_Data items_
-- Opening Marker --

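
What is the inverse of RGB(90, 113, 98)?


Invert: (255-R, 255-G, 255-B)
R: 255-90 = 165
G: 255-113 = 142
B: 255-98 = 157
= RGB(165, 142, 157)


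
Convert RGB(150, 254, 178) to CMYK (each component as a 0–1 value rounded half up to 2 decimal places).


R'=150/255≈0.5882, G'=254/255≈0.9961, B'=178/255≈0.6980
K = 1 - max(R',G',B') = 1 - 254/255 = 1/255 = 0.00392… → 0.00
(1-R'-K)/(1-K) simplifies to (max-R)/max with max = 254:
C = (254-150)/254 = 104/254 = 0.40944… → 0.41
M = (254-254)/254 = 0/254 = 0 → 0.00
Y = (254-178)/254 = 76/254 = 0.29921… → 0.30
= CMYK(0.41, 0.00, 0.30, 0.00)


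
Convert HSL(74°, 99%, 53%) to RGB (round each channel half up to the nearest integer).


H=74°, S=0.99, L=0.53
C = (1-|2L-1|)×S = (1-|0.06|)×0.99 = 0.9306
H' = H/60 = 74/60 ≈ 1.2333; X = C×(1-|H' mod 2 - 1|) = 0.71346
m = L - C/2 = 0.53 - 0.4653 = 0.0647
Sector ⌊H'⌋ = 1 → (R',G',B') = (0.71346, 0.9306, 0.0)
RGB = ((R'+m)×255, (G'+m)×255, (B'+m)×255) = (198.4308, 253.8015, 16.4985)
Round half up → RGB(198, 254, 16)


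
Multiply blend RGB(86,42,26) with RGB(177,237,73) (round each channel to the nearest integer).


Multiply: C = A×B/255, rounded to nearest integer
R: 86×177/255 = 15222/255 ≈ 59.694 → 60
G: 42×237/255 = 9954/255 ≈ 39.035 → 39
B: 26×73/255 = 1898/255 ≈ 7.443 → 7
= RGB(60, 39, 7)


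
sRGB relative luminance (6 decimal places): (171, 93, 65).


Linearize each channel (sRGB transfer function): c = v/255; c_lin = c/12.92 if c ≤ 0.04045, else ((c+0.055)/1.055)^2.4
  R: 171/255 ≈ 0.670588 > 0.04045 → ((0.670588+0.055)/1.055)^2.4 ≈ 0.407240
  G: 93/255 ≈ 0.364706 > 0.04045 → ((0.364706+0.055)/1.055)^2.4 ≈ 0.109462
  B: 65/255 ≈ 0.254902 > 0.04045 → ((0.254902+0.055)/1.055)^2.4 ≈ 0.052861
R_lin = 0.407240, G_lin = 0.109462, B_lin = 0.052861
L = 0.2126×R + 0.7152×G + 0.0722×B
L = 0.2126×0.407240 + 0.7152×0.109462 + 0.0722×0.052861
L ≈ 0.168683


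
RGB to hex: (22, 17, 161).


R = 22 → 16 (hex)
G = 17 → 11 (hex)
B = 161 → A1 (hex)
Hex = #1611A1


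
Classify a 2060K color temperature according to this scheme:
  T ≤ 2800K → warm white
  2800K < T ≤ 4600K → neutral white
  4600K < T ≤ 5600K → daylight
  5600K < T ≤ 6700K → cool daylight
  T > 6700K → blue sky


Temperature: 2060K
2060K ≤ 2800K → warm white
Classification: warm white


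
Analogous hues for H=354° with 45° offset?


Base hue: 354°
Left analog: (354 - 45) mod 360 = 309°
Right analog: (354 + 45) mod 360 = 39°
Analogous hues = 309° and 39°


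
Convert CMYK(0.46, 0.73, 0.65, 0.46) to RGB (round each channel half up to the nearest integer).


R = 255 × (1-C) × (1-K) = 255 × 0.54 × 0.54 = 74.358 → 74
G = 255 × (1-M) × (1-K) = 255 × 0.27 × 0.54 = 37.179 → 37
B = 255 × (1-Y) × (1-K) = 255 × 0.35 × 0.54 = 48.195 → 48
= RGB(74, 37, 48)


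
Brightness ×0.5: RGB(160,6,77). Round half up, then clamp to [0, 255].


Multiply each channel by 0.5, round half up, clamp to [0, 255]
R: 160×0.5 = 80
G: 6×0.5 = 3
B: 77×0.5 = 38.5 → round → 39
= RGB(80, 3, 39)


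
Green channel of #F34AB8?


Color: #F34AB8
R = F3 = 243
G = 4A = 74
B = B8 = 184
Green = 74


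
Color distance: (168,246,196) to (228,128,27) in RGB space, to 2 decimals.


d = √[(R₁-R₂)² + (G₁-G₂)² + (B₁-B₂)²]
d = √[(168-228)² + (246-128)² + (196-27)²]
d = √[3600 + 13924 + 28561]
d = √46085
d ≈ 214.67


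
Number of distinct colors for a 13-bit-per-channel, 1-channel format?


Total bits = 13 bits/channel × 1 channels = 13 bits
Distinct colors = 2^13
= 8,192 colors


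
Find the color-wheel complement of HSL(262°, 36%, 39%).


Complement = opposite side of color wheel = hue + 180°
H' = (262 + 180) mod 360 = 82°
S and L unchanged.
= HSL(82°, 36%, 39%)


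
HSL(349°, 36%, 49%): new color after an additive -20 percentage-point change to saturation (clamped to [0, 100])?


Original S = 36%
Adjustment = -20 percentage points
New S = 36 + (-20) = 16
Clamp to [0, 100] → 16
= HSL(349°, 16%, 49%)


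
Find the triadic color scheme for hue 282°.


Triadic: equally spaced at 120° intervals
H1 = 282°
H2 = (282 + 120) mod 360 = 42°
H3 = (282 + 240) mod 360 = 162°
Triadic = 282°, 42°, 162°


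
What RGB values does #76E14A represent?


76 → 118 (R)
E1 → 225 (G)
4A → 74 (B)
= RGB(118, 225, 74)


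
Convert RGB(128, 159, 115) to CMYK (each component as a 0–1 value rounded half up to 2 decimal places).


R'=128/255≈0.5020, G'=159/255≈0.6235, B'=115/255≈0.4510
K = 1 - max(R',G',B') = 1 - 159/255 = 96/255 = 0.37647… → 0.38
(1-R'-K)/(1-K) simplifies to (max-R)/max with max = 159:
C = (159-128)/159 = 31/159 = 0.19496… → 0.19
M = (159-159)/159 = 0/159 = 0 → 0.00
Y = (159-115)/159 = 44/159 = 0.27672… → 0.28
= CMYK(0.19, 0.00, 0.28, 0.38)


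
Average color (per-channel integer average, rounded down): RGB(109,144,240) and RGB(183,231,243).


Midpoint: each channel = ⌊(C₁+C₂)/2⌋
R: ⌊(109+183)/2⌋ = 146
G: ⌊(144+231)/2⌋ = 187
B: ⌊(240+243)/2⌋ = 241
= RGB(146, 187, 241)


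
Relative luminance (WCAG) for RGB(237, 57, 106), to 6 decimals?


Linearize each channel (sRGB transfer function): c = v/255; c_lin = c/12.92 if c ≤ 0.04045, else ((c+0.055)/1.055)^2.4
  R: 237/255 ≈ 0.929412 > 0.04045 → ((0.929412+0.055)/1.055)^2.4 ≈ 0.846873
  G: 57/255 ≈ 0.223529 > 0.04045 → ((0.223529+0.055)/1.055)^2.4 ≈ 0.040915
  B: 106/255 ≈ 0.415686 > 0.04045 → ((0.415686+0.055)/1.055)^2.4 ≈ 0.144128
R_lin = 0.846873, G_lin = 0.040915, B_lin = 0.144128
L = 0.2126×R + 0.7152×G + 0.0722×B
L = 0.2126×0.846873 + 0.7152×0.040915 + 0.0722×0.144128
L ≈ 0.219714


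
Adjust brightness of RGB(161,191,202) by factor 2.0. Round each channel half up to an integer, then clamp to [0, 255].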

-- Closing Marker --

_WHAT THE EXERCISE ASKS_
Extract each record, keeping it identical to the original.

_THE ANSWER_
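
What is the inverse of RGB(90, 113, 98)?


Invert: (255-R, 255-G, 255-B)
R: 255-90 = 165
G: 255-113 = 142
B: 255-98 = 157
= RGB(165, 142, 157)


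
Convert RGB(150, 254, 178) to CMYK (each component as a 0–1 value rounded half up to 2 decimal places).


R'=150/255≈0.5882, G'=254/255≈0.9961, B'=178/255≈0.6980
K = 1 - max(R',G',B') = 1 - 254/255 = 1/255 = 0.00392… → 0.00
(1-R'-K)/(1-K) simplifies to (max-R)/max with max = 254:
C = (254-150)/254 = 104/254 = 0.40944… → 0.41
M = (254-254)/254 = 0/254 = 0 → 0.00
Y = (254-178)/254 = 76/254 = 0.29921… → 0.30
= CMYK(0.41, 0.00, 0.30, 0.00)


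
Convert HSL(74°, 99%, 53%) to RGB (round each channel half up to the nearest integer).


H=74°, S=0.99, L=0.53
C = (1-|2L-1|)×S = (1-|0.06|)×0.99 = 0.9306
H' = H/60 = 74/60 ≈ 1.2333; X = C×(1-|H' mod 2 - 1|) = 0.71346
m = L - C/2 = 0.53 - 0.4653 = 0.0647
Sector ⌊H'⌋ = 1 → (R',G',B') = (0.71346, 0.9306, 0.0)
RGB = ((R'+m)×255, (G'+m)×255, (B'+m)×255) = (198.4308, 253.8015, 16.4985)
Round half up → RGB(198, 254, 16)


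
Multiply blend RGB(86,42,26) with RGB(177,237,73) (round each channel to the nearest integer).


Multiply: C = A×B/255, rounded to nearest integer
R: 86×177/255 = 15222/255 ≈ 59.694 → 60
G: 42×237/255 = 9954/255 ≈ 39.035 → 39
B: 26×73/255 = 1898/255 ≈ 7.443 → 7
= RGB(60, 39, 7)


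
sRGB relative luminance (6 decimal places): (171, 93, 65).


Linearize each channel (sRGB transfer function): c = v/255; c_lin = c/12.92 if c ≤ 0.04045, else ((c+0.055)/1.055)^2.4
  R: 171/255 ≈ 0.670588 > 0.04045 → ((0.670588+0.055)/1.055)^2.4 ≈ 0.407240
  G: 93/255 ≈ 0.364706 > 0.04045 → ((0.364706+0.055)/1.055)^2.4 ≈ 0.109462
  B: 65/255 ≈ 0.254902 > 0.04045 → ((0.254902+0.055)/1.055)^2.4 ≈ 0.052861
R_lin = 0.407240, G_lin = 0.109462, B_lin = 0.052861
L = 0.2126×R + 0.7152×G + 0.0722×B
L = 0.2126×0.407240 + 0.7152×0.109462 + 0.0722×0.052861
L ≈ 0.168683


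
RGB to hex: (22, 17, 161).


R = 22 → 16 (hex)
G = 17 → 11 (hex)
B = 161 → A1 (hex)
Hex = #1611A1


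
Classify a 2060K color temperature according to this scheme:
  T ≤ 2800K → warm white
  2800K < T ≤ 4600K → neutral white
  4600K < T ≤ 5600K → daylight
  5600K < T ≤ 6700K → cool daylight
  T > 6700K → blue sky


Temperature: 2060K
2060K ≤ 2800K → warm white
Classification: warm white


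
Analogous hues for H=354° with 45° offset?


Base hue: 354°
Left analog: (354 - 45) mod 360 = 309°
Right analog: (354 + 45) mod 360 = 39°
Analogous hues = 309° and 39°


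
Convert CMYK(0.46, 0.73, 0.65, 0.46) to RGB (round each channel half up to the nearest integer).


R = 255 × (1-C) × (1-K) = 255 × 0.54 × 0.54 = 74.358 → 74
G = 255 × (1-M) × (1-K) = 255 × 0.27 × 0.54 = 37.179 → 37
B = 255 × (1-Y) × (1-K) = 255 × 0.35 × 0.54 = 48.195 → 48
= RGB(74, 37, 48)


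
Brightness ×0.5: RGB(160,6,77). Round half up, then clamp to [0, 255].


Multiply each channel by 0.5, round half up, clamp to [0, 255]
R: 160×0.5 = 80
G: 6×0.5 = 3
B: 77×0.5 = 38.5 → round → 39
= RGB(80, 3, 39)


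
Green channel of #F34AB8?


Color: #F34AB8
R = F3 = 243
G = 4A = 74
B = B8 = 184
Green = 74


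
Color distance: (168,246,196) to (228,128,27) in RGB space, to 2 decimals.


d = √[(R₁-R₂)² + (G₁-G₂)² + (B₁-B₂)²]
d = √[(168-228)² + (246-128)² + (196-27)²]
d = √[3600 + 13924 + 28561]
d = √46085
d ≈ 214.67


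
Number of distinct colors for a 13-bit-per-channel, 1-channel format?


Total bits = 13 bits/channel × 1 channels = 13 bits
Distinct colors = 2^13
= 8,192 colors


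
Find the color-wheel complement of HSL(262°, 36%, 39%).


Complement = opposite side of color wheel = hue + 180°
H' = (262 + 180) mod 360 = 82°
S and L unchanged.
= HSL(82°, 36%, 39%)


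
HSL(349°, 36%, 49%): new color after an additive -20 percentage-point change to saturation (clamped to [0, 100])?


Original S = 36%
Adjustment = -20 percentage points
New S = 36 + (-20) = 16
Clamp to [0, 100] → 16
= HSL(349°, 16%, 49%)


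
Find the triadic color scheme for hue 282°.


Triadic: equally spaced at 120° intervals
H1 = 282°
H2 = (282 + 120) mod 360 = 42°
H3 = (282 + 240) mod 360 = 162°
Triadic = 282°, 42°, 162°


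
What RGB values does #76E14A represent?


76 → 118 (R)
E1 → 225 (G)
4A → 74 (B)
= RGB(118, 225, 74)


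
Convert RGB(128, 159, 115) to CMYK (each component as a 0–1 value rounded half up to 2 decimal places).


R'=128/255≈0.5020, G'=159/255≈0.6235, B'=115/255≈0.4510
K = 1 - max(R',G',B') = 1 - 159/255 = 96/255 = 0.37647… → 0.38
(1-R'-K)/(1-K) simplifies to (max-R)/max with max = 159:
C = (159-128)/159 = 31/159 = 0.19496… → 0.19
M = (159-159)/159 = 0/159 = 0 → 0.00
Y = (159-115)/159 = 44/159 = 0.27672… → 0.28
= CMYK(0.19, 0.00, 0.28, 0.38)


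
Average color (per-channel integer average, rounded down): RGB(109,144,240) and RGB(183,231,243).


Midpoint: each channel = ⌊(C₁+C₂)/2⌋
R: ⌊(109+183)/2⌋ = 146
G: ⌊(144+231)/2⌋ = 187
B: ⌊(240+243)/2⌋ = 241
= RGB(146, 187, 241)


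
Relative luminance (WCAG) for RGB(237, 57, 106), to 6 decimals?


Linearize each channel (sRGB transfer function): c = v/255; c_lin = c/12.92 if c ≤ 0.04045, else ((c+0.055)/1.055)^2.4
  R: 237/255 ≈ 0.929412 > 0.04045 → ((0.929412+0.055)/1.055)^2.4 ≈ 0.846873
  G: 57/255 ≈ 0.223529 > 0.04045 → ((0.223529+0.055)/1.055)^2.4 ≈ 0.040915
  B: 106/255 ≈ 0.415686 > 0.04045 → ((0.415686+0.055)/1.055)^2.4 ≈ 0.144128
R_lin = 0.846873, G_lin = 0.040915, B_lin = 0.144128
L = 0.2126×R + 0.7152×G + 0.0722×B
L = 0.2126×0.846873 + 0.7152×0.040915 + 0.0722×0.144128
L ≈ 0.219714


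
Adjust brightness of RGB(161,191,202) by factor 2.0. Round each channel half up to an integer, then clamp to [0, 255].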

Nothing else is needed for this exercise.